THE DATA START

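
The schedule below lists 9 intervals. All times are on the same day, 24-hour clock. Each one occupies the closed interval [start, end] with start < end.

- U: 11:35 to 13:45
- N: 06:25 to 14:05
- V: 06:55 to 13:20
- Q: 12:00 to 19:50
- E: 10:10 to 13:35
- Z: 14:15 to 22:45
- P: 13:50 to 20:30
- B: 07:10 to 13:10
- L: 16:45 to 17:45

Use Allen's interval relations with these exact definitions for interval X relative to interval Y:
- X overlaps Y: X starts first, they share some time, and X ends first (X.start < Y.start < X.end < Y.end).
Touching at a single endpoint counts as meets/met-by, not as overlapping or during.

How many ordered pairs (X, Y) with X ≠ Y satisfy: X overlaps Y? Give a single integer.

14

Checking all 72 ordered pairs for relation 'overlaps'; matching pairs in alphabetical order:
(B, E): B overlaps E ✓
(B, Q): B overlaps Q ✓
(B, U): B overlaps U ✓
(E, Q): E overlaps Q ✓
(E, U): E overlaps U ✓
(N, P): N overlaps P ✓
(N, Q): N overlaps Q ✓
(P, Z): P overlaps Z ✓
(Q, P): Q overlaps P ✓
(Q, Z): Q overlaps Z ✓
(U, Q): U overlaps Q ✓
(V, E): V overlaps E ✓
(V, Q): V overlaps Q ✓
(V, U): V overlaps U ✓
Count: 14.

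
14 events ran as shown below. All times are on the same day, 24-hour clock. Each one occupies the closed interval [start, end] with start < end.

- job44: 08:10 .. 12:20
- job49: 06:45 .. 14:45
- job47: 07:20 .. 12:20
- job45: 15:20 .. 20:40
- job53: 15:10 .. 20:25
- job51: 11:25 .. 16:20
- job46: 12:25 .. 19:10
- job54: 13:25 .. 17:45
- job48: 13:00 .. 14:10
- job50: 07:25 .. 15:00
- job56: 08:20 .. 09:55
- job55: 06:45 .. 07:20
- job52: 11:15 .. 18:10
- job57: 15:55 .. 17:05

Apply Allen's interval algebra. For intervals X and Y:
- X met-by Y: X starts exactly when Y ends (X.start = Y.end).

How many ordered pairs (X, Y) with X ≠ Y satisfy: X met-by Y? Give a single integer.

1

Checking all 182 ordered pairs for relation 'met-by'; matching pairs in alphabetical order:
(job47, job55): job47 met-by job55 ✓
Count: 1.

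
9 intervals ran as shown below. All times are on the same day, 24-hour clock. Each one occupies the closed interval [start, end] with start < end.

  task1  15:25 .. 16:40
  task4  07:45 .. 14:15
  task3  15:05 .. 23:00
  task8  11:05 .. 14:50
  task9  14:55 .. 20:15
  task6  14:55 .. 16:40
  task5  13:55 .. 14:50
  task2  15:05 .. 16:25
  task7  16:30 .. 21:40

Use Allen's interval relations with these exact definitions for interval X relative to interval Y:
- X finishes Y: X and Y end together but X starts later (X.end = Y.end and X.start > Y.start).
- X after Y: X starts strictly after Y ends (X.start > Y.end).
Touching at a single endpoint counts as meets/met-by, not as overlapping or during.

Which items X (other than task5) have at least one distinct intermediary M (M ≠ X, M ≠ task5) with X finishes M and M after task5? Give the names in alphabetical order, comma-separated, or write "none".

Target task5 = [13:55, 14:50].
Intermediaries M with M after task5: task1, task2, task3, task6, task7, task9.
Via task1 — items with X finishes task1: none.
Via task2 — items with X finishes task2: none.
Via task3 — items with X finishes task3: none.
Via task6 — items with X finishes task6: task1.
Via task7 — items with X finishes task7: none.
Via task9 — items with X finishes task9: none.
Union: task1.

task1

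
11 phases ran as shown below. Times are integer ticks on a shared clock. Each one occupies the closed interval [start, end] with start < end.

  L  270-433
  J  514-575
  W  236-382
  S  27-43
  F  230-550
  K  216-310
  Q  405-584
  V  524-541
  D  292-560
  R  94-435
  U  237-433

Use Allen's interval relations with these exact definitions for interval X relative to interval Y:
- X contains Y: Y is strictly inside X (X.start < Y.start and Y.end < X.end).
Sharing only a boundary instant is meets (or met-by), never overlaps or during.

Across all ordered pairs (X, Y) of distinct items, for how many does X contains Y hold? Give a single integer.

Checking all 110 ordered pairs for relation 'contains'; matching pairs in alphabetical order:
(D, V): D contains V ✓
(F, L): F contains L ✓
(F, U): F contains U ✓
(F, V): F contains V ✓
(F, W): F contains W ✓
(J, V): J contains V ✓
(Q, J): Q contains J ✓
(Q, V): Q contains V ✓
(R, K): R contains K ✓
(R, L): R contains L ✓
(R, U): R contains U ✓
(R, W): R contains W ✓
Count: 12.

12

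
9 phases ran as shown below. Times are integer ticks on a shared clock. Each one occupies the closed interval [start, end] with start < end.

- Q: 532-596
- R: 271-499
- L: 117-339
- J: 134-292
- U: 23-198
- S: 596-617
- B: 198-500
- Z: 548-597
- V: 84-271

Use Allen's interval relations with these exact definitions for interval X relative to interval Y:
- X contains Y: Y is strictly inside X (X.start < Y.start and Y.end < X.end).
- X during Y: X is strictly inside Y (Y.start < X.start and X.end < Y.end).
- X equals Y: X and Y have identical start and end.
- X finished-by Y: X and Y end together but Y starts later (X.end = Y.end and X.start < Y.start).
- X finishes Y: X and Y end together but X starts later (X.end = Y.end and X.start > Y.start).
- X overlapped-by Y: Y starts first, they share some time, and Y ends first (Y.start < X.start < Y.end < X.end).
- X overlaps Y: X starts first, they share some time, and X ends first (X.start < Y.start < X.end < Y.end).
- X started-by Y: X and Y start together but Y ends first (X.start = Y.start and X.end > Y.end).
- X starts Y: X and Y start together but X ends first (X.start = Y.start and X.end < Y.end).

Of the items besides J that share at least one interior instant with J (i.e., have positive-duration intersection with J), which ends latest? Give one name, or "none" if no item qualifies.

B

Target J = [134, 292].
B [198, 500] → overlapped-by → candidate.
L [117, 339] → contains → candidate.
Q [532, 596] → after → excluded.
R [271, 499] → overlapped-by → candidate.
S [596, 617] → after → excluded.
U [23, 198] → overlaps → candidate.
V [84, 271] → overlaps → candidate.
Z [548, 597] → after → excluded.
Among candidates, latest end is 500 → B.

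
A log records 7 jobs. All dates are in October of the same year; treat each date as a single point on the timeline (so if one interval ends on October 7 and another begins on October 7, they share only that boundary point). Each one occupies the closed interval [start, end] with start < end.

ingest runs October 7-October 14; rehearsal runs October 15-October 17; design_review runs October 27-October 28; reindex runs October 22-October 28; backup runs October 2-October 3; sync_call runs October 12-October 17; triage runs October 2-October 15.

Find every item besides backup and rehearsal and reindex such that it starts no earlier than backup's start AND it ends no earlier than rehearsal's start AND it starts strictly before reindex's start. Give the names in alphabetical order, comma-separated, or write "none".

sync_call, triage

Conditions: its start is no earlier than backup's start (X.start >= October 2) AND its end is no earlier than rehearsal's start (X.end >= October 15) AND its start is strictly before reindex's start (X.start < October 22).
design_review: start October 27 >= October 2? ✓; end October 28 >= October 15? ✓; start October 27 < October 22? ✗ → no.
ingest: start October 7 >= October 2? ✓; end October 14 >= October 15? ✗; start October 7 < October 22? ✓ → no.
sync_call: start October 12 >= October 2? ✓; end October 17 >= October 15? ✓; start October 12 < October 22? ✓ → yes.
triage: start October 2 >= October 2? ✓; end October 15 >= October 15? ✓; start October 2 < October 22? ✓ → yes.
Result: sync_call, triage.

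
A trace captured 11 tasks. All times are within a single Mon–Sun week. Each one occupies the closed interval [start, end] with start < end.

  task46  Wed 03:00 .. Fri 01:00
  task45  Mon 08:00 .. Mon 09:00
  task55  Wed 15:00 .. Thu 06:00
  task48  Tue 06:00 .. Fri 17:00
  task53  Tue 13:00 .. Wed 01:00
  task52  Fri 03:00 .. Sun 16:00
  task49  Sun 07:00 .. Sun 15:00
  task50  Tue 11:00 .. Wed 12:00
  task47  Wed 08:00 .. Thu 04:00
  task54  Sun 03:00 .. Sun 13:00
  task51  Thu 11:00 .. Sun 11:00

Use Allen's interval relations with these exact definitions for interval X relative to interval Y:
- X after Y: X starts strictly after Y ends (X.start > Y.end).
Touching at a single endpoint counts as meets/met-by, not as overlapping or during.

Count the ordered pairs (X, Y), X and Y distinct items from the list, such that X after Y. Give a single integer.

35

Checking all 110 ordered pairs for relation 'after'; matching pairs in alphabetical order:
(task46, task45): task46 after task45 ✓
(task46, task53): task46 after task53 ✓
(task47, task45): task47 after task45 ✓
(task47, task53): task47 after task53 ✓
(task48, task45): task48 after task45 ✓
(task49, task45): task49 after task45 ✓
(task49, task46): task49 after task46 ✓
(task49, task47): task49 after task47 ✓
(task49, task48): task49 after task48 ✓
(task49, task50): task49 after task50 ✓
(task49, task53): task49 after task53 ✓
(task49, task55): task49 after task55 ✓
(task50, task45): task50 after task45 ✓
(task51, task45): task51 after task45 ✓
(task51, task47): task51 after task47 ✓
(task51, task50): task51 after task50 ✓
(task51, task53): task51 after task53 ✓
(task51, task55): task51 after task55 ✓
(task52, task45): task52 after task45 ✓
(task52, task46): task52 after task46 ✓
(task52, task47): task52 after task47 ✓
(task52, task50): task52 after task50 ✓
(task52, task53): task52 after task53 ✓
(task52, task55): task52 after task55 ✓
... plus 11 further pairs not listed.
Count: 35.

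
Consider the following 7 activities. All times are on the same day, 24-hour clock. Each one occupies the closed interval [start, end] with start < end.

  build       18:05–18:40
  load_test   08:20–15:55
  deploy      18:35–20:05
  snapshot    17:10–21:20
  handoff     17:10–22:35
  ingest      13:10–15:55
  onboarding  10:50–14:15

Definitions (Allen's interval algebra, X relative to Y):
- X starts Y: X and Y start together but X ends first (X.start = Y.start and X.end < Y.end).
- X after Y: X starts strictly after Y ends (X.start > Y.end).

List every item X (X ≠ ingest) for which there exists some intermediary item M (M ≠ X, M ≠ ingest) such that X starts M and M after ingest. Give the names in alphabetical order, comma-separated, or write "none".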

THE DATA END

**TASK TO COMPLETE**.
Return only the exact lines from the opening of the records through the line that contains "07:45 .. 14:15", both included.

**TASK RESPONSE**.
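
The schedule below lists 9 intervals. All times are on the same day, 24-hour clock. Each one occupies the closed interval [start, end] with start < end.

- U: 11:35 to 13:45
- N: 06:25 to 14:05
- V: 06:55 to 13:20
- Q: 12:00 to 19:50
- E: 10:10 to 13:35
- Z: 14:15 to 22:45
- P: 13:50 to 20:30
- B: 07:10 to 13:10
- L: 16:45 to 17:45

Use Allen's interval relations with these exact definitions for interval X relative to interval Y:
- X overlaps Y: X starts first, they share some time, and X ends first (X.start < Y.start < X.end < Y.end).
Touching at a single endpoint counts as meets/met-by, not as overlapping or during.

How many ordered pairs (X, Y) with X ≠ Y satisfy: X overlaps Y? Give a single integer.

14

Checking all 72 ordered pairs for relation 'overlaps'; matching pairs in alphabetical order:
(B, E): B overlaps E ✓
(B, Q): B overlaps Q ✓
(B, U): B overlaps U ✓
(E, Q): E overlaps Q ✓
(E, U): E overlaps U ✓
(N, P): N overlaps P ✓
(N, Q): N overlaps Q ✓
(P, Z): P overlaps Z ✓
(Q, P): Q overlaps P ✓
(Q, Z): Q overlaps Z ✓
(U, Q): U overlaps Q ✓
(V, E): V overlaps E ✓
(V, Q): V overlaps Q ✓
(V, U): V overlaps U ✓
Count: 14.

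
14 events ran as shown below. All times are on the same day, 24-hour clock. Each one occupies the closed interval [start, end] with start < end.

- job44: 08:10 .. 12:20
- job49: 06:45 .. 14:45
- job47: 07:20 .. 12:20
- job45: 15:20 .. 20:40
- job53: 15:10 .. 20:25
- job51: 11:25 .. 16:20
- job46: 12:25 .. 19:10
- job54: 13:25 .. 17:45
- job48: 13:00 .. 14:10
- job50: 07:25 .. 15:00
- job56: 08:20 .. 09:55
- job55: 06:45 .. 07:20
- job52: 11:15 .. 18:10
- job57: 15:55 .. 17:05

Apply Allen's interval algebra. For intervals X and Y:
- X met-by Y: X starts exactly when Y ends (X.start = Y.end).

How many ordered pairs (X, Y) with X ≠ Y satisfy: X met-by Y? Give a single integer.

1

Checking all 182 ordered pairs for relation 'met-by'; matching pairs in alphabetical order:
(job47, job55): job47 met-by job55 ✓
Count: 1.

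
9 intervals ran as shown below. All times are on the same day, 24-hour clock. Each one occupies the closed interval [start, end] with start < end.

  task1  15:25 .. 16:40
  task4  07:45 .. 14:15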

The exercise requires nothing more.